=== Section Start ===
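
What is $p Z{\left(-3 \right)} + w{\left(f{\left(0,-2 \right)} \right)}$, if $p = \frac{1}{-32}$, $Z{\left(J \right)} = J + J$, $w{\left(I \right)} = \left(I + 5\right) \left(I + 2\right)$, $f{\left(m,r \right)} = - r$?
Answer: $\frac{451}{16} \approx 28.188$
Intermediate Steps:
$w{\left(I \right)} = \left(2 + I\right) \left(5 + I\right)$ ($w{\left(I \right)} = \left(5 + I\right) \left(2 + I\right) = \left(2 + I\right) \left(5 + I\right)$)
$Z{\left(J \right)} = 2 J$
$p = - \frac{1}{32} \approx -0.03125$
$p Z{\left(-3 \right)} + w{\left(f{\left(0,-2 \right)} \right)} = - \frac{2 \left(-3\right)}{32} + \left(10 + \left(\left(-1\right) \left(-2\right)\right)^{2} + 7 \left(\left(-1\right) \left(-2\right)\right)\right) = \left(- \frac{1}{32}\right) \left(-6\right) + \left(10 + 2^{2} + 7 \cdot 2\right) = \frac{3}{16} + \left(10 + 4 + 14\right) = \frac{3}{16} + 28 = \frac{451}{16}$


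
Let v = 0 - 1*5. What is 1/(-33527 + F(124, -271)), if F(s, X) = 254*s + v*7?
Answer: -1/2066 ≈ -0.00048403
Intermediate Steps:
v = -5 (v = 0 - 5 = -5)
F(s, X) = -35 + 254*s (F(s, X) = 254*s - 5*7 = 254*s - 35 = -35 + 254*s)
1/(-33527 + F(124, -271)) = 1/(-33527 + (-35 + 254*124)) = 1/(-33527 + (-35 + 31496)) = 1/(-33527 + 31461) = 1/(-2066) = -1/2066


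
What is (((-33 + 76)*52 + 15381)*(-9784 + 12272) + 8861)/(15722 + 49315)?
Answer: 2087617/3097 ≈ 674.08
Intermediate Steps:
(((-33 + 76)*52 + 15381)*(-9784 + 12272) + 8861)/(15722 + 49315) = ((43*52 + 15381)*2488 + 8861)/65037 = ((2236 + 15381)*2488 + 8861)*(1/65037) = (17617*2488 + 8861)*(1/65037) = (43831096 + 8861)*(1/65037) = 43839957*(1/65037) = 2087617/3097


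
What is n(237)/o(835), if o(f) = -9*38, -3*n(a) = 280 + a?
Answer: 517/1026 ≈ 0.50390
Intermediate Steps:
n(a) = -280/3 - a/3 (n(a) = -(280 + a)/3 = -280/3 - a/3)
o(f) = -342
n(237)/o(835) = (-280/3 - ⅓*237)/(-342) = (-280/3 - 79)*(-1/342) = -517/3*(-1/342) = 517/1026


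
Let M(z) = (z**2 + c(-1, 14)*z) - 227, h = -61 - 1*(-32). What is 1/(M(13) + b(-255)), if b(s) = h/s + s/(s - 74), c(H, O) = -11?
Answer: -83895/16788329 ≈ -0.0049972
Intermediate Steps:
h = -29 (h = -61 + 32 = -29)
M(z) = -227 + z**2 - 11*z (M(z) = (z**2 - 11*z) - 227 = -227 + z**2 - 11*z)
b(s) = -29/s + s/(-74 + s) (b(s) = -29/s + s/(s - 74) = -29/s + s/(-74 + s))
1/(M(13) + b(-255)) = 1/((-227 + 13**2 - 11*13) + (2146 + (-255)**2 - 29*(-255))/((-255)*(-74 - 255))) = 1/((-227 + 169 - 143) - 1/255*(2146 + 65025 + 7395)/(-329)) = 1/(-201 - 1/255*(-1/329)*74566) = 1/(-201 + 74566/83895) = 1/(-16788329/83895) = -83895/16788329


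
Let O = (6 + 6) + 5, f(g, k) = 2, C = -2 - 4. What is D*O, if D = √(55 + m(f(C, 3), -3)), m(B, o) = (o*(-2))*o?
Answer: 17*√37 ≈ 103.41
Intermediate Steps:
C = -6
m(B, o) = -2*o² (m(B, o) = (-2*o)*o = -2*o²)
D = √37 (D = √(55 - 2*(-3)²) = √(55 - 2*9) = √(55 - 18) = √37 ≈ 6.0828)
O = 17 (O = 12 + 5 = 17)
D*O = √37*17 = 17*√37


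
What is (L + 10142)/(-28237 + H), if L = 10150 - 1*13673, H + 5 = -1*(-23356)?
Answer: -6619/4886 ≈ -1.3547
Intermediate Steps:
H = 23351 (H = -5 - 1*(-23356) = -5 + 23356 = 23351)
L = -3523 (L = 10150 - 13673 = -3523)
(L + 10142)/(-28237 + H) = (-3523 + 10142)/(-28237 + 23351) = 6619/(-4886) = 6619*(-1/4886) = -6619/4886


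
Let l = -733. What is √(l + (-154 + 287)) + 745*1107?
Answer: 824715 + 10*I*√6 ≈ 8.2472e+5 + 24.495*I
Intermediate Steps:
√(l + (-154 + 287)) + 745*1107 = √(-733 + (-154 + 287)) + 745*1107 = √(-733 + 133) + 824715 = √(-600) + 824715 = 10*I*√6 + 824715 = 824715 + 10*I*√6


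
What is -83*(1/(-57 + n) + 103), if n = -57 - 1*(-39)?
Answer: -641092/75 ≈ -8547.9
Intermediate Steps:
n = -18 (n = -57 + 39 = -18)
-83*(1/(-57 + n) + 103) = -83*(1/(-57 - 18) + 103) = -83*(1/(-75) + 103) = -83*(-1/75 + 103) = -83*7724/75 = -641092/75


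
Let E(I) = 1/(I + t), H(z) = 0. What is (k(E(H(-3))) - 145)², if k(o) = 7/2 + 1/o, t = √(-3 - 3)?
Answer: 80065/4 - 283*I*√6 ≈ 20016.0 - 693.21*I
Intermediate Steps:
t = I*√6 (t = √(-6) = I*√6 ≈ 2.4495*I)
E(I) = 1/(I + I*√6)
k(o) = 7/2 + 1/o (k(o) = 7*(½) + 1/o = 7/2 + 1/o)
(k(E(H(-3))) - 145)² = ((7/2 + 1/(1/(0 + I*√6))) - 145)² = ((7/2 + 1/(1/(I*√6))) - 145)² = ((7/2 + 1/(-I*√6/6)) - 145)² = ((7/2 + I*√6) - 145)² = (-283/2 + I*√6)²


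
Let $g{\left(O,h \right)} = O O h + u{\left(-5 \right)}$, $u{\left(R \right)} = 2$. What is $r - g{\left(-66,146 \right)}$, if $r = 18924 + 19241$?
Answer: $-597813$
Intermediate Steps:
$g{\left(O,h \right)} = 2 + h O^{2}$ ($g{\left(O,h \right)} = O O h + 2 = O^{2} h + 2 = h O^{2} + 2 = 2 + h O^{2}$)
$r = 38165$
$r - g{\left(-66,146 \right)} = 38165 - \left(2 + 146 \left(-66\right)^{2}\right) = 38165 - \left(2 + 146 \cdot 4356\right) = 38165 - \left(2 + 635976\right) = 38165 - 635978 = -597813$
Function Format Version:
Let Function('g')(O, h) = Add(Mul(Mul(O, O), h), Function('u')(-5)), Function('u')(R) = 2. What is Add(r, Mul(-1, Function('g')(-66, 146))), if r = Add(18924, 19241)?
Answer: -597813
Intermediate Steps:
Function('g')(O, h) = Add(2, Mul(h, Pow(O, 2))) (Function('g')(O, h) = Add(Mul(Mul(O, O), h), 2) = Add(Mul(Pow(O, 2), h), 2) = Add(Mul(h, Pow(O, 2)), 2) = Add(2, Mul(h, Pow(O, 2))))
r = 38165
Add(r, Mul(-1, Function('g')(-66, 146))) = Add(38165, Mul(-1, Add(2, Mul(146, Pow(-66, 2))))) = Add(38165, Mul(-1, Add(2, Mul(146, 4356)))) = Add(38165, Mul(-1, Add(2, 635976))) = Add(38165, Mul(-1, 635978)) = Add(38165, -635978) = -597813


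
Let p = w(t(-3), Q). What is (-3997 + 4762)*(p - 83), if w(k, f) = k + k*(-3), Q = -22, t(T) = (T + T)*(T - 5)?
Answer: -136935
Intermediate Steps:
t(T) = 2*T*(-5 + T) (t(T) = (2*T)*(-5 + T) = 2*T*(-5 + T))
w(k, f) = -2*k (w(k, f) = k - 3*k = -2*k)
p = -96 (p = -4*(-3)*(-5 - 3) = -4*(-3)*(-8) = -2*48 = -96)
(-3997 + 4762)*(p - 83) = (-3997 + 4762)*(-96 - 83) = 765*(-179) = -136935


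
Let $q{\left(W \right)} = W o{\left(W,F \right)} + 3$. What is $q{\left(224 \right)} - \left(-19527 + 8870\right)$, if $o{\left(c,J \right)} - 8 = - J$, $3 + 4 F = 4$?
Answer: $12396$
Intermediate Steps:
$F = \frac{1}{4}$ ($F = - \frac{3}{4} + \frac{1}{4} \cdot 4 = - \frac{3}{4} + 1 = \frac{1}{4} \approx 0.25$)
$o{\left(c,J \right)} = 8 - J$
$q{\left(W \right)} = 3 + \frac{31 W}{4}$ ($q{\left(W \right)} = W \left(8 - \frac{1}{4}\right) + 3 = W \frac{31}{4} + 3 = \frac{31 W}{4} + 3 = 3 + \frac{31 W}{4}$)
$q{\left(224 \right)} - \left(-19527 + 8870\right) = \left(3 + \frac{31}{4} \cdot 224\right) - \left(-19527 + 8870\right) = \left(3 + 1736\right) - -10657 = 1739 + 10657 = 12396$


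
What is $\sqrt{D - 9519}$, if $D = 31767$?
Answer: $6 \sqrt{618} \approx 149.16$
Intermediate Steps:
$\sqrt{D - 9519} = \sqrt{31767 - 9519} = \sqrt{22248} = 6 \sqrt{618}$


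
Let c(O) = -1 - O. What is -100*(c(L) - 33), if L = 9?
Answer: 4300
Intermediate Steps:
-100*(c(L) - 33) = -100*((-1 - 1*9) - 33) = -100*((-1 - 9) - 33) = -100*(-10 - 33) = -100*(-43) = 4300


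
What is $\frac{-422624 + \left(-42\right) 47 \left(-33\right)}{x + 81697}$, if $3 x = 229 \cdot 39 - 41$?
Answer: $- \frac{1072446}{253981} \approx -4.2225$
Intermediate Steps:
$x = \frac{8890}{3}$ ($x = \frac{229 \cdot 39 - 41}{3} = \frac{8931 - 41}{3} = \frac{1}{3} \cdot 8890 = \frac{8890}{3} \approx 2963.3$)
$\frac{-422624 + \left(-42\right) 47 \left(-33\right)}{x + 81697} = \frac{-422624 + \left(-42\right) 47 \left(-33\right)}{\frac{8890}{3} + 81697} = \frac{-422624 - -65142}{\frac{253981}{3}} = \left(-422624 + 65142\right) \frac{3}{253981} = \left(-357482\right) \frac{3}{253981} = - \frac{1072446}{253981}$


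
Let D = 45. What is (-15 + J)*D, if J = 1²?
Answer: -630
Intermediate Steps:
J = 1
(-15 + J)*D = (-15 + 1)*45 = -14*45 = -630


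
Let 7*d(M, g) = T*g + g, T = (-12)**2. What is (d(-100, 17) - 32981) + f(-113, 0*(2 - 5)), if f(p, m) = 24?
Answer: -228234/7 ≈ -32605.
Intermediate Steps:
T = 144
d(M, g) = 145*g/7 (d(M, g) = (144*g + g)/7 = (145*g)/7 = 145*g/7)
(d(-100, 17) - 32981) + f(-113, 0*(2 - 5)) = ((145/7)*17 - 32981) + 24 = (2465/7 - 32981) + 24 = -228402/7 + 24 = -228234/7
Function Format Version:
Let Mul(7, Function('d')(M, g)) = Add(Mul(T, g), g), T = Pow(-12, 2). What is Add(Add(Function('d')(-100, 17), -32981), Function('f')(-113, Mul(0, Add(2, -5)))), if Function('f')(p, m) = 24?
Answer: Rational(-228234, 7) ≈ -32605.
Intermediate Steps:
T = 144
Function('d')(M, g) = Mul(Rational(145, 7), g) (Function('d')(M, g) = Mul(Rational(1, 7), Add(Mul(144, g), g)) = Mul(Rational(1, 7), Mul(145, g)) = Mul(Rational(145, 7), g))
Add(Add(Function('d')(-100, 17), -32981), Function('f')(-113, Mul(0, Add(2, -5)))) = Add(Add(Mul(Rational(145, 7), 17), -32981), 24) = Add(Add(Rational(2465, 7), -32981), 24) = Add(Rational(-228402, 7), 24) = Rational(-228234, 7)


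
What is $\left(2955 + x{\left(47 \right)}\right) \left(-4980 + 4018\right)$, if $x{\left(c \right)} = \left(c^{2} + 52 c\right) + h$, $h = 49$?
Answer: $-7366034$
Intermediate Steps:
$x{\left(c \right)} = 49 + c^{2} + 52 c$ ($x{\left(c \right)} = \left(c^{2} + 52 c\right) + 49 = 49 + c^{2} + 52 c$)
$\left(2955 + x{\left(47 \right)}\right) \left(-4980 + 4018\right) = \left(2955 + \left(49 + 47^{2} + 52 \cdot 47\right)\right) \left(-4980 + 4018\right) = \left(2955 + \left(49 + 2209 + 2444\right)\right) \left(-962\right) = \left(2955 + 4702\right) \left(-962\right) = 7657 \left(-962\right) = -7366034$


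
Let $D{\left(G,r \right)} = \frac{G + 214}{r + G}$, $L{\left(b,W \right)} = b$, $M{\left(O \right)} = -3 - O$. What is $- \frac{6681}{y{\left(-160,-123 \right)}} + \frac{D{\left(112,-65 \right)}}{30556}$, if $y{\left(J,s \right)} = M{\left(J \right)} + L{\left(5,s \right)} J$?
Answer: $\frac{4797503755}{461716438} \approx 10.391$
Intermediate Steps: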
=== Section End ===
Task brief:
Starting at the line above that contains "What is n(237)/o(835), if", repeat each line exactly up to and including the line that contains "Let M(z) = (z**2", and stop there.

Expected output:
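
What is n(237)/o(835), if o(f) = -9*38, -3*n(a) = 280 + a?
Answer: 517/1026 ≈ 0.50390
Intermediate Steps:
n(a) = -280/3 - a/3 (n(a) = -(280 + a)/3 = -280/3 - a/3)
o(f) = -342
n(237)/o(835) = (-280/3 - ⅓*237)/(-342) = (-280/3 - 79)*(-1/342) = -517/3*(-1/342) = 517/1026


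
Let M(z) = (z**2 + c(-1, 14)*z) - 227, h = -61 - 1*(-32). What is 1/(M(13) + b(-255)), if b(s) = h/s + s/(s - 74), c(H, O) = -11?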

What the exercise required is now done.